* Work order *
Reproduce all the data, character for character.

* Provided information *
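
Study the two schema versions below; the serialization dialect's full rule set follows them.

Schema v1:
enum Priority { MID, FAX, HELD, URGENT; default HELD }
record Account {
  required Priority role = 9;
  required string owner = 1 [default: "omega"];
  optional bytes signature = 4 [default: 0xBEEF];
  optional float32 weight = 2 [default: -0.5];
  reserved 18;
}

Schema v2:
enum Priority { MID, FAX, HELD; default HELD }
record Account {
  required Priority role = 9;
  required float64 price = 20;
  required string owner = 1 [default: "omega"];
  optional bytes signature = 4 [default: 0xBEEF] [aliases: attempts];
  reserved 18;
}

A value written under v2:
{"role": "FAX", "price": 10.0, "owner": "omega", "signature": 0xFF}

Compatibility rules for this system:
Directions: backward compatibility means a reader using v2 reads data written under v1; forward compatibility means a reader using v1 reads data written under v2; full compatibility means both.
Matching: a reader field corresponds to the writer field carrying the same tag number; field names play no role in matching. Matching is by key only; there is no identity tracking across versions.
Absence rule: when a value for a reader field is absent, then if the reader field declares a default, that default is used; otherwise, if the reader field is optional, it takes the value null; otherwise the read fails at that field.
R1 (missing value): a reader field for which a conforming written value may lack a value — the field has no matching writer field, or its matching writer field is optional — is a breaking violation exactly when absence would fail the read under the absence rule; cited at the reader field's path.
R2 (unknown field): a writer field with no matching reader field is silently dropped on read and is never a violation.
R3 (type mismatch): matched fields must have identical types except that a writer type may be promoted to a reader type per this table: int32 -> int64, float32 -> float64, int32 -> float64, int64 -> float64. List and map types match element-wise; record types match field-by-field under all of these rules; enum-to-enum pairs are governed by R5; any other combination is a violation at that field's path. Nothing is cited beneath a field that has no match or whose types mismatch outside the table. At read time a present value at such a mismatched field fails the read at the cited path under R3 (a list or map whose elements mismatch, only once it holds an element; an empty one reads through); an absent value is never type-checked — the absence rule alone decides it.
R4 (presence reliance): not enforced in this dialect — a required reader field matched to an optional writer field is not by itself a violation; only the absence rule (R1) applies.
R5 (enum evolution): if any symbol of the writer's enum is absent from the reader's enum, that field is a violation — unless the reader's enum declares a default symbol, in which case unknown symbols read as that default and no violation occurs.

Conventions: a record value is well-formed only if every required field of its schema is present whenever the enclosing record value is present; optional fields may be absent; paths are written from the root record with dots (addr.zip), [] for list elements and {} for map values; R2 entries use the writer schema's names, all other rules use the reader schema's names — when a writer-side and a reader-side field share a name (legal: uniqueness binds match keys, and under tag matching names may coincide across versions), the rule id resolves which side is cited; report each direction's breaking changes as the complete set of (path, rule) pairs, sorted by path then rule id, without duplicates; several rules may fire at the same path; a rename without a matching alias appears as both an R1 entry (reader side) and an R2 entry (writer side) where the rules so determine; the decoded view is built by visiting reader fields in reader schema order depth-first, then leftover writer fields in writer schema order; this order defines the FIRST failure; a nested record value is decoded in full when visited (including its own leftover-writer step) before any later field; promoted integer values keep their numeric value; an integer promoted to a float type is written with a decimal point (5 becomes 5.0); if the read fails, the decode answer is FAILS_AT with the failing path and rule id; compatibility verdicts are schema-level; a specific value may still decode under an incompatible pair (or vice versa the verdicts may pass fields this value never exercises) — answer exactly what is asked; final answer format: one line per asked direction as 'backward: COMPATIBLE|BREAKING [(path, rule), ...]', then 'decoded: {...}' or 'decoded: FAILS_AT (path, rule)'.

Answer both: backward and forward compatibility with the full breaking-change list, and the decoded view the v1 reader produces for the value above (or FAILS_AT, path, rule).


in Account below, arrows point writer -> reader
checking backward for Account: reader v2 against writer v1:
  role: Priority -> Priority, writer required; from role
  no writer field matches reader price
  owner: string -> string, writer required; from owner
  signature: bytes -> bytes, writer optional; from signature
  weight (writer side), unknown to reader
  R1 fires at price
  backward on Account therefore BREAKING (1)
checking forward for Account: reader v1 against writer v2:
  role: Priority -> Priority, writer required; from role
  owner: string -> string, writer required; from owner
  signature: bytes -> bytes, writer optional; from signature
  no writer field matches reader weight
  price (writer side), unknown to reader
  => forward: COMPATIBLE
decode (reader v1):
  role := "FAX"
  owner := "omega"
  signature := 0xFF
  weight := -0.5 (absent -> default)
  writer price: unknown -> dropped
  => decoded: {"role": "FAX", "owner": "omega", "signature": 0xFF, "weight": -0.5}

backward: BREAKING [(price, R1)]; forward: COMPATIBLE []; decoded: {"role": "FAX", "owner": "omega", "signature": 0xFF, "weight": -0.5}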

* Output *
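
Study the two schema versions below; the serialization dialect's full rule set follows them.

Schema v1:
enum Priority { MID, FAX, HELD, URGENT; default HELD }
record Account {
  required Priority role = 9;
  required string owner = 1 [default: "omega"];
  optional bytes signature = 4 [default: 0xBEEF];
  optional float32 weight = 2 [default: -0.5];
  reserved 18;
}

Schema v2:
enum Priority { MID, FAX, HELD; default HELD }
record Account {
  required Priority role = 9;
  required float64 price = 20;
  required string owner = 1 [default: "omega"];
  optional bytes signature = 4 [default: 0xBEEF] [aliases: attempts];
  reserved 18;
}

A value written under v2:
{"role": "FAX", "price": 10.0, "owner": "omega", "signature": 0xFF}

Compatibility rules for this system:
Directions: backward compatibility means a reader using v2 reads data written under v1; forward compatibility means a reader using v1 reads data written under v2; full compatibility means both.
Matching: a reader field corresponds to the writer field carrying the same tag number; field names play no role in matching. Matching is by key only; there is no identity tracking across versions.
Absence rule: when a value for a reader field is absent, then if the reader field declares a default, that default is used; otherwise, if the reader field is optional, it takes the value null; otherwise the read fails at that field.
R1 (missing value): a reader field for which a conforming written value may lack a value — the field has no matching writer field, or its matching writer field is optional — is a breaking violation exactly when absence would fail the read under the absence rule; cited at the reader field's path.
R2 (unknown field): a writer field with no matching reader field is silently dropped on read and is never a violation.
R3 (type mismatch): matched fields must have identical types except that a writer type may be promoted to a reader type per this table: int32 -> int64, float32 -> float64, int32 -> float64, int64 -> float64. List and map types match element-wise; record types match field-by-field under all of these rules; enum-to-enum pairs are governed by R5; any other combination is a violation at that field's path. Nothing is cited beneath a field that has no match or whose types mismatch outside the table. At read time a present value at such a mismatched field fails the read at the cited path under R3 (a list or map whose elements mismatch, only once it holds an element; an empty one reads through); an absent value is never type-checked — the absence rule alone decides it.
R4 (presence reliance): not enforced in this dialect — a required reader field matched to an optional writer field is not by itself a violation; only the absence rule (R1) applies.
R5 (enum evolution): if any symbol of the writer's enum is absent from the reader's enum, that field is a violation — unless the reader's enum declares a default symbol, in which case unknown symbols read as that default and no violation occurs.

Conventions: a record value is well-formed only if every required field of its schema is present whenever the enclosing record value is present; optional fields may be absent; paths are written from the root record with dots (addr.zip), [] for list elements and {} for map values; R2 entries use the writer schema's names, all other rules use the reader schema's names — when a writer-side and a reader-side field share a name (legal: uniqueness binds match keys, and under tag matching names may coincide across versions), the rule id resolves which side is cited; report each direction's breaking changes as the complete set of (path, rule) pairs, sorted by path then rule id, without duplicates; several rules may fire at the same path; a rename without a matching alias appears as both an R1 entry (reader side) and an R2 entry (writer side) where the rules so determine; the decoded view is built by visiting reader fields in reader schema order depth-first, then leftover writer fields in writer schema order; this order defines the FIRST failure; a nested record value is decoded in full when visited (including its own leftover-writer step) before any later field; promoted integer values keep their numeric value; an integer promoted to a float type is written with a decimal point (5 becomes 5.0); if the read fails, the decode answer is FAILS_AT with the failing path and rule id; compatibility verdicts are schema-level; a specific value may still decode under an incompatible pair (or vice versa the verdicts may pass fields this value never exercises) — answer exactly what is asked; final answer format: one line per asked direction as 'backward: COMPATIBLE|BREAKING [(path, rule), ...]', then 'decoded: {...}' or 'decoded: FAILS_AT (path, rule)'.

Answer both: backward and forward compatibility with the full breaking-change list, and the decoded view the v1 reader produces for the value above (or FAILS_AT, path, rule).


in Account below, arrows point writer -> reader
checking backward for Account: reader v2 against writer v1:
  role: Priority -> Priority, writer required; from role
  no writer field matches reader price
  owner: string -> string, writer required; from owner
  signature: bytes -> bytes, writer optional; from signature
  weight (writer side), unknown to reader
  R1 fires at price
  backward on Account therefore BREAKING (1)
checking forward for Account: reader v1 against writer v2:
  role: Priority -> Priority, writer required; from role
  owner: string -> string, writer required; from owner
  signature: bytes -> bytes, writer optional; from signature
  no writer field matches reader weight
  price (writer side), unknown to reader
  => forward: COMPATIBLE
decode (reader v1):
  role := "FAX"
  owner := "omega"
  signature := 0xFF
  weight := -0.5 (absent -> default)
  writer price: unknown -> dropped
  => decoded: {"role": "FAX", "owner": "omega", "signature": 0xFF, "weight": -0.5}

backward: BREAKING [(price, R1)]; forward: COMPATIBLE []; decoded: {"role": "FAX", "owner": "omega", "signature": 0xFF, "weight": -0.5}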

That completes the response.